#### Task details
Every line below is to be quoted exactly, with nothing added or dropped.

#### Dataset entries
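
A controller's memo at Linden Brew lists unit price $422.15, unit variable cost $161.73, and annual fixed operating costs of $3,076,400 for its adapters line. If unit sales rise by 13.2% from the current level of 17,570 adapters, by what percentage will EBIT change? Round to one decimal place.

+40.3%

Contribution at this volume is 17,570 × $260.42 = $4,575,579.40.
Subtracting fixed costs: EBIT = $4,575,579.40 − $3,076,400 = $1,499,179.40.
DOL = contribution ÷ EBIT = $4,575,579.40 ÷ $1,499,179.40 = 3.0521.
So EBIT moves 3.0521 × (+13.2%) = +40.3%.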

#### Response area
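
A controller's memo at Linden Brew lists unit price $422.15, unit variable cost $161.73, and annual fixed operating costs of $3,076,400 for its adapters line. If unit sales rise by 13.2% from the current level of 17,570 adapters, by what percentage will EBIT change? Round to one decimal place.

+40.3%

Contribution at this volume is 17,570 × $260.42 = $4,575,579.40.
Subtracting fixed costs: EBIT = $4,575,579.40 − $3,076,400 = $1,499,179.40.
DOL = contribution ÷ EBIT = $4,575,579.40 ÷ $1,499,179.40 = 3.0521.
So EBIT moves 3.0521 × (+13.2%) = +40.3%.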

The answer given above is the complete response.